▶ Task objective
Below is some data; print it all back exactly.

Saved data entries
================
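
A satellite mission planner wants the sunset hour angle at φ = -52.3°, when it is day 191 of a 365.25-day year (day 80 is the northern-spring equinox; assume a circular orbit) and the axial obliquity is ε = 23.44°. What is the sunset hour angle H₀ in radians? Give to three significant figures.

Solar longitude: λ_s = 360° × (191 − 80)/365.25 = 109.405°.
sin δ = sin 23.44° × sin 109.405° = 0.37519, so δ = +22.036°.
cos H₀ = −tan φ · tan δ = −tan(-52.3°) × tan(+22.036°) = 0.5237, so H₀ = 1.0196 rad = 58.42°.

H₀ = 1.02 rad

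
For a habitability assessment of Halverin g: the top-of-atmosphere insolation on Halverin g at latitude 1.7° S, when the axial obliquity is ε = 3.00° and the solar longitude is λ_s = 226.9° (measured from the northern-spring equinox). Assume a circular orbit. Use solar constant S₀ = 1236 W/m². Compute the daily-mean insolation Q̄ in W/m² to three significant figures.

Solar declination: sin δ = sin ε · sin λ_s = sin 3.00° × sin 226.9° = -0.03821, so δ = -2.190°.
cos H₀ = −tan(-1.7°) tan(-2.190°) = -0.0011, H₀ = 1.5719 rad.
Bracket: H₀ sin φ sin δ + cos φ cos δ sin H₀ = 1.5719×-0.02967×-0.03821 + 0.99956×0.99927×1.00000 = 0.001782 + 0.998830 = 1.000612.
Q̄ = (S₀/π) × [bracket] = (1236/π) × 1.000612 = 393.7 W/m².

Q̄ ≈ 394 W/m²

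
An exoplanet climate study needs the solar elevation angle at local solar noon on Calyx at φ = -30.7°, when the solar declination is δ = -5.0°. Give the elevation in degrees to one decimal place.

64.3°

At local noon the hour angle is zero, so the zenith angle equals |φ − δ| = |-30.7° − (-5.000°)| = 25.700°.
Elevation = 90° − 25.700° = 64.3°.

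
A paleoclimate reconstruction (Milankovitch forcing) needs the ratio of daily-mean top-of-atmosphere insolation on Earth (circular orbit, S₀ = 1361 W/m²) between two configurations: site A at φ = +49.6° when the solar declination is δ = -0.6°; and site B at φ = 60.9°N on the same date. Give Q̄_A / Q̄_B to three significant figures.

— Configuration A (φ=+49.6°):
cos H₀ = −tan(+49.6°) tan(-0.600°) = 0.0123, H₀ = 1.5585 rad.
Bracket: H₀ sin φ sin δ + cos φ cos δ sin H₀ = 1.5585×0.76154×-0.01047 + 0.64812×0.99995×0.99992 = -0.012426 + 0.648036 = 0.635610.
Q̄ = (S₀/π) × [bracket] = (1361/π) × 0.635610 = 275.36 W/m².
— Configuration B (φ=+60.9°):
cos H₀ = −tan(+60.9°) tan(-0.600°) = 0.0188, H₀ = 1.5520 rad.
Bracket: H₀ sin φ sin δ + cos φ cos δ sin H₀ = 1.5520×0.87377×-0.01047 + 0.48634×0.99995×0.99982 = -0.014198 + 0.486228 = 0.472030.
Q̄ = (S₀/π) × [bracket] = (1361/π) × 0.472030 = 204.49 W/m².
Ratio Q̄_A / Q̄_B = 275.36 / 204.49 = 1.347.

Q̄_A / Q̄_B ≈ 1.35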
================
▶ Solution to this task
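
A satellite mission planner wants the sunset hour angle at φ = -52.3°, when it is day 191 of a 365.25-day year (day 80 is the northern-spring equinox; assume a circular orbit) and the axial obliquity is ε = 23.44°. What is the sunset hour angle H₀ in radians? Give to three significant figures.

Solar longitude: λ_s = 360° × (191 − 80)/365.25 = 109.405°.
sin δ = sin 23.44° × sin 109.405° = 0.37519, so δ = +22.036°.
cos H₀ = −tan φ · tan δ = −tan(-52.3°) × tan(+22.036°) = 0.5237, so H₀ = 1.0196 rad = 58.42°.

H₀ = 1.02 rad

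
For a habitability assessment of Halverin g: the top-of-atmosphere insolation on Halverin g at latitude 1.7° S, when the axial obliquity is ε = 3.00° and the solar longitude is λ_s = 226.9° (measured from the northern-spring equinox). Assume a circular orbit. Use solar constant S₀ = 1236 W/m². Compute the daily-mean insolation Q̄ in W/m² to three significant figures.

Solar declination: sin δ = sin ε · sin λ_s = sin 3.00° × sin 226.9° = -0.03821, so δ = -2.190°.
cos H₀ = −tan(-1.7°) tan(-2.190°) = -0.0011, H₀ = 1.5719 rad.
Bracket: H₀ sin φ sin δ + cos φ cos δ sin H₀ = 1.5719×-0.02967×-0.03821 + 0.99956×0.99927×1.00000 = 0.001782 + 0.998830 = 1.000612.
Q̄ = (S₀/π) × [bracket] = (1236/π) × 1.000612 = 393.7 W/m².

Q̄ ≈ 394 W/m²

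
An exoplanet climate study needs the solar elevation angle at local solar noon on Calyx at φ = -30.7°, when the solar declination is δ = -5.0°. Give the elevation in degrees to one decimal place.

64.3°

At local noon the hour angle is zero, so the zenith angle equals |φ − δ| = |-30.7° − (-5.000°)| = 25.700°.
Elevation = 90° − 25.700° = 64.3°.

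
A paleoclimate reconstruction (Milankovitch forcing) needs the ratio of daily-mean top-of-atmosphere insolation on Earth (circular orbit, S₀ = 1361 W/m²) between two configurations: site A at φ = +49.6° when the solar declination is δ = -0.6°; and site B at φ = 60.9°N on the same date. Give Q̄_A / Q̄_B to three significant figures.

— Configuration A (φ=+49.6°):
cos H₀ = −tan(+49.6°) tan(-0.600°) = 0.0123, H₀ = 1.5585 rad.
Bracket: H₀ sin φ sin δ + cos φ cos δ sin H₀ = 1.5585×0.76154×-0.01047 + 0.64812×0.99995×0.99992 = -0.012426 + 0.648036 = 0.635610.
Q̄ = (S₀/π) × [bracket] = (1361/π) × 0.635610 = 275.36 W/m².
— Configuration B (φ=+60.9°):
cos H₀ = −tan(+60.9°) tan(-0.600°) = 0.0188, H₀ = 1.5520 rad.
Bracket: H₀ sin φ sin δ + cos φ cos δ sin H₀ = 1.5520×0.87377×-0.01047 + 0.48634×0.99995×0.99982 = -0.014198 + 0.486228 = 0.472030.
Q̄ = (S₀/π) × [bracket] = (1361/π) × 0.472030 = 204.49 W/m².
Ratio Q̄_A / Q̄_B = 275.36 / 204.49 = 1.347.

Q̄_A / Q̄_B ≈ 1.35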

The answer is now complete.